What the task asks -> In the records that follow, the lines from the one containing "Compute [Q(α):Q] where α = √(269)." to the one containing "Let γ = √46", inclusive, are to be given again exactly.

Material for the task ->
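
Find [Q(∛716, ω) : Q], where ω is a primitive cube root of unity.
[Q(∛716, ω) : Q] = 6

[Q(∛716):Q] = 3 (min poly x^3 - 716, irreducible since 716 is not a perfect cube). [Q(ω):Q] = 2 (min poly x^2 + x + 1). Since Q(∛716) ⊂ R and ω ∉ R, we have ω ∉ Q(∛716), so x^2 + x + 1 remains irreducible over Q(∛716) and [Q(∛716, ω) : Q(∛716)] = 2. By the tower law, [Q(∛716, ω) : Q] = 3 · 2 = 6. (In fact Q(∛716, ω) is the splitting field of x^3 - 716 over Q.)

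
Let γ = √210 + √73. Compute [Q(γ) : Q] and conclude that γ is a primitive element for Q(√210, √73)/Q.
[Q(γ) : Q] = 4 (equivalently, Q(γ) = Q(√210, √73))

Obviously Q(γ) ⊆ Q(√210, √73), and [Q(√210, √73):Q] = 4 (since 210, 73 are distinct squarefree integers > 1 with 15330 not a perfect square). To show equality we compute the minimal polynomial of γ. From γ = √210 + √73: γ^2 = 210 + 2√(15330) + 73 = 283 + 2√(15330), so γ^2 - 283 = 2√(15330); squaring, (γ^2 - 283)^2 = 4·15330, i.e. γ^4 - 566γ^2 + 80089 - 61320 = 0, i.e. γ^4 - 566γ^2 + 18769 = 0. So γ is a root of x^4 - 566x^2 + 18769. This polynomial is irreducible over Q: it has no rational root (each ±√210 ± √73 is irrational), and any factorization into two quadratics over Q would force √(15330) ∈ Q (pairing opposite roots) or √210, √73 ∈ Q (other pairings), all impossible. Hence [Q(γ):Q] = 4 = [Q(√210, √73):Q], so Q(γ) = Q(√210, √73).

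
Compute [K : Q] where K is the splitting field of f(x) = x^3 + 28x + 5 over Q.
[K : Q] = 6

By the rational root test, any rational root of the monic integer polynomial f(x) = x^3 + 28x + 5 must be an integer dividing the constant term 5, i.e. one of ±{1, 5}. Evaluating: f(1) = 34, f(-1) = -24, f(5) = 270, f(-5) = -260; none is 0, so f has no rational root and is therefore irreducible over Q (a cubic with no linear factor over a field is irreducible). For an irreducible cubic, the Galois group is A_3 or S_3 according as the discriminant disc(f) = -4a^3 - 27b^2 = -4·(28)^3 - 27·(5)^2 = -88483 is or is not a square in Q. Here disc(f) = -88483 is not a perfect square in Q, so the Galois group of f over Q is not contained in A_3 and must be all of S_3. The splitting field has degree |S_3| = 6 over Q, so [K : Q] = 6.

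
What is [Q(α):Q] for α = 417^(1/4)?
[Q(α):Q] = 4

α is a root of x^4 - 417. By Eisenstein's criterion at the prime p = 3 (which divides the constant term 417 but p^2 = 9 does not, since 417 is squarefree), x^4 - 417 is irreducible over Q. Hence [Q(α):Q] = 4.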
---
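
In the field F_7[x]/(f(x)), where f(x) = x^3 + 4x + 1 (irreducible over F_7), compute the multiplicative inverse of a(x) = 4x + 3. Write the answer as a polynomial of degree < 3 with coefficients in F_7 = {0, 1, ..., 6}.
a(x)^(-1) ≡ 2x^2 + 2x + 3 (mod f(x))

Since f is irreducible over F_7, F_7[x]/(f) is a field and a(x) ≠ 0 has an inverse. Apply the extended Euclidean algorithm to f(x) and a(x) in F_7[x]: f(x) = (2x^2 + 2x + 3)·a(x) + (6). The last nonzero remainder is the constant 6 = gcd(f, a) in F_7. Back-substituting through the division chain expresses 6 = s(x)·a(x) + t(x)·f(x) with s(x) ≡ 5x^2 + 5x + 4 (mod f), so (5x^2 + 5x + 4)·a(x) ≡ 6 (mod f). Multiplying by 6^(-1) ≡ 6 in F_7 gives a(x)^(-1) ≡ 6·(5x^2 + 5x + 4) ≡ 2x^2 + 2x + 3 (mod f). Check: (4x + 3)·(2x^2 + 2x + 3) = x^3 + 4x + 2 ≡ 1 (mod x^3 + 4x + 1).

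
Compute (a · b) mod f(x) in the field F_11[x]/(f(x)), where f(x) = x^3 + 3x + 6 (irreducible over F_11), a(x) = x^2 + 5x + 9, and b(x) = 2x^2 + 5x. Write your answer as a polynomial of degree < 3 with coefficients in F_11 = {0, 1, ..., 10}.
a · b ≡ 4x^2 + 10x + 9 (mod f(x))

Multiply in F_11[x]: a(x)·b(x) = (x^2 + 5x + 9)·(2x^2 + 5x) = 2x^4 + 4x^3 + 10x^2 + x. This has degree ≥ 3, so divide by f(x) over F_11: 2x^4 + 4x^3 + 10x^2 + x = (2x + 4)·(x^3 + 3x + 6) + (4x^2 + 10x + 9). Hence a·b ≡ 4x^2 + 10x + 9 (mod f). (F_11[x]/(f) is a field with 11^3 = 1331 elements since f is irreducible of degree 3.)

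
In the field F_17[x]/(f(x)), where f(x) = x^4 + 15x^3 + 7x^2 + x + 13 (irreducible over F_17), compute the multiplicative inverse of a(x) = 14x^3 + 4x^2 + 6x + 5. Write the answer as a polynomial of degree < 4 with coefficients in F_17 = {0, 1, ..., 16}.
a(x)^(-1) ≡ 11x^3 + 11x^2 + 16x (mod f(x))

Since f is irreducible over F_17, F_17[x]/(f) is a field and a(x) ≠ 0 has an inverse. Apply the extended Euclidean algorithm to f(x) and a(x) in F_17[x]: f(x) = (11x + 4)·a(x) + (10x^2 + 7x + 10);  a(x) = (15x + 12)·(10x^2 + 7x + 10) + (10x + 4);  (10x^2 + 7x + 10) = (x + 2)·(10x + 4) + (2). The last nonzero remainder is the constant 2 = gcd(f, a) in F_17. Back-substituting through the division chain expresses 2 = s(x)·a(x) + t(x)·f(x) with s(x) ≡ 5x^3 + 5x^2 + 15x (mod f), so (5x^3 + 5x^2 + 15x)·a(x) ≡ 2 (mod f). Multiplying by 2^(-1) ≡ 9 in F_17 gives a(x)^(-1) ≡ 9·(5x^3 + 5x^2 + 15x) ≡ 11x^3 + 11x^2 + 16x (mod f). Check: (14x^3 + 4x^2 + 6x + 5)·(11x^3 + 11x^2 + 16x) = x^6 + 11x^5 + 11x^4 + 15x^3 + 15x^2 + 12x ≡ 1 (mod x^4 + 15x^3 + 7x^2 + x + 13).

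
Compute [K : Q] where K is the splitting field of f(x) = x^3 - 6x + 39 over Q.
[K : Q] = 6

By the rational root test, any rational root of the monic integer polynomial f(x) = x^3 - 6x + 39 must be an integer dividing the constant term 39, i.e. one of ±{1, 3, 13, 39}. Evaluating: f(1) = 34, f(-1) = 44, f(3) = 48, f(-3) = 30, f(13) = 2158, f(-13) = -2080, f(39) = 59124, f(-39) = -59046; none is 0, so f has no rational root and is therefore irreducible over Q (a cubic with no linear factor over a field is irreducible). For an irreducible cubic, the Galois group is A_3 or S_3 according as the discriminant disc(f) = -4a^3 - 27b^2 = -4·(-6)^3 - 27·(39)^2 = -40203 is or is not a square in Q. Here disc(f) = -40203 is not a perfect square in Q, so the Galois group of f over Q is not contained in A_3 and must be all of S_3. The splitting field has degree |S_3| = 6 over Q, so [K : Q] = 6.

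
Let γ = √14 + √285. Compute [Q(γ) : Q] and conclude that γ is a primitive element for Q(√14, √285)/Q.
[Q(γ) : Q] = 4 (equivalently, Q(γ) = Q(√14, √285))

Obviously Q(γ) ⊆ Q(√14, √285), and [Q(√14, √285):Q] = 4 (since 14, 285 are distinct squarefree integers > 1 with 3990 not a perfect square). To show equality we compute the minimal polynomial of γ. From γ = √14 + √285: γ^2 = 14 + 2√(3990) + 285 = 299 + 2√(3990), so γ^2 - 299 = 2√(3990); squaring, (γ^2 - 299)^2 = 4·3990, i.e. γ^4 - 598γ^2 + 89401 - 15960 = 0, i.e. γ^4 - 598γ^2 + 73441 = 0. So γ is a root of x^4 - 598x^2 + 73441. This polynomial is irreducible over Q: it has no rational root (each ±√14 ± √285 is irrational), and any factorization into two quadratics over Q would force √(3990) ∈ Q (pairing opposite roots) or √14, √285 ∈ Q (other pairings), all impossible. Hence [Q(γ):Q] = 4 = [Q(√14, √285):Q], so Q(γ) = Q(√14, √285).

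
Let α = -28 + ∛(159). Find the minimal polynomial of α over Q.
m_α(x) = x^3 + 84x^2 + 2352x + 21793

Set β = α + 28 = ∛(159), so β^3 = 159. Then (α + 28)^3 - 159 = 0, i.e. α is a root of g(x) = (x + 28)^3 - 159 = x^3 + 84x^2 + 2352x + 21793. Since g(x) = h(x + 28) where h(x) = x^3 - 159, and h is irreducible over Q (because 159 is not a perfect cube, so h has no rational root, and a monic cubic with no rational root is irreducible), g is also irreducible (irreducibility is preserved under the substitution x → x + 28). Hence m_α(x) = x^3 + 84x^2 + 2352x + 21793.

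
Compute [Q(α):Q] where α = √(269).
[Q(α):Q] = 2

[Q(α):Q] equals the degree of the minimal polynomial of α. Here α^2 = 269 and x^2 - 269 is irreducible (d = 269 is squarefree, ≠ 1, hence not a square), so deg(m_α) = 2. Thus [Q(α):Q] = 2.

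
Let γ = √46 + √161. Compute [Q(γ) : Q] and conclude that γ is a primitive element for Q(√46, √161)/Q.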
--
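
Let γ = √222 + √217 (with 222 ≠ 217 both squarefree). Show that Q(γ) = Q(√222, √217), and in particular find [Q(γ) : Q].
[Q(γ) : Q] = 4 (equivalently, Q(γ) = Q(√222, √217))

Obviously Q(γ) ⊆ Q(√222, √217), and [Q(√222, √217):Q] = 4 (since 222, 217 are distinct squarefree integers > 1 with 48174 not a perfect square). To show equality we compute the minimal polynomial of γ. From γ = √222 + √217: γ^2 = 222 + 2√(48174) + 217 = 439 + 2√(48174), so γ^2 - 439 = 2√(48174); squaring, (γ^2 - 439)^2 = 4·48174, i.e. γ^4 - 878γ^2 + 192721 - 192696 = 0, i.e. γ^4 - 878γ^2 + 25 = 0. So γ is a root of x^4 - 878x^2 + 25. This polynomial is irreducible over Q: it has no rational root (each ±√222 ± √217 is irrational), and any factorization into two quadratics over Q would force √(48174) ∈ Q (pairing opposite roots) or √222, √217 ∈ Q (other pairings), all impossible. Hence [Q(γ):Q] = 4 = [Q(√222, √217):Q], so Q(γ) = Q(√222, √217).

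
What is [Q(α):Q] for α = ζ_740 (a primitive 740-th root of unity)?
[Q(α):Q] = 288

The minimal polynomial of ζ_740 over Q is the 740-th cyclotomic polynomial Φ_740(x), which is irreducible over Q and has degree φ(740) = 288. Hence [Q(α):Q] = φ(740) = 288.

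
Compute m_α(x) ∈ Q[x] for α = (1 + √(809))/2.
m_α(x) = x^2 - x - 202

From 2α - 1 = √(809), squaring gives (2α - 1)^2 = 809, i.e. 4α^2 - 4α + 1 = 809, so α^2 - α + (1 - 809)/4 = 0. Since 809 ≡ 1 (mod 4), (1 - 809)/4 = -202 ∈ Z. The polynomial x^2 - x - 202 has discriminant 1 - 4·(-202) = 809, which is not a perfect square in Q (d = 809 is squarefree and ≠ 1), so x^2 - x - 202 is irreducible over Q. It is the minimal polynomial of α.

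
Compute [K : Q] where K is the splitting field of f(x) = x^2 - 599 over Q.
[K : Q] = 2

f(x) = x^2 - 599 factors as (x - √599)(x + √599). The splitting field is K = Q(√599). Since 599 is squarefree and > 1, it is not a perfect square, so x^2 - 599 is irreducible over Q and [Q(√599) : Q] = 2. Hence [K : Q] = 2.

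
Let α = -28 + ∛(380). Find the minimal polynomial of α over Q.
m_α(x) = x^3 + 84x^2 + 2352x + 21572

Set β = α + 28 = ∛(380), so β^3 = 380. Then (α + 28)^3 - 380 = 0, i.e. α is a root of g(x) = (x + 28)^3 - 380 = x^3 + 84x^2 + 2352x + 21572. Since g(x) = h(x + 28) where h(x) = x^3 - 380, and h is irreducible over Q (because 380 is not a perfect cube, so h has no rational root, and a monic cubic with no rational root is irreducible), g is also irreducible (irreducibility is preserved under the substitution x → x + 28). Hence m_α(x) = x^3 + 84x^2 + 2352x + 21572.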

Solution to this task ->
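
Compute [Q(α):Q] where α = √(269).
[Q(α):Q] = 2

[Q(α):Q] equals the degree of the minimal polynomial of α. Here α^2 = 269 and x^2 - 269 is irreducible (d = 269 is squarefree, ≠ 1, hence not a square), so deg(m_α) = 2. Thus [Q(α):Q] = 2.

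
Let γ = √46 + √161. Compute [Q(γ) : Q] and conclude that γ is a primitive element for Q(√46, √161)/Q.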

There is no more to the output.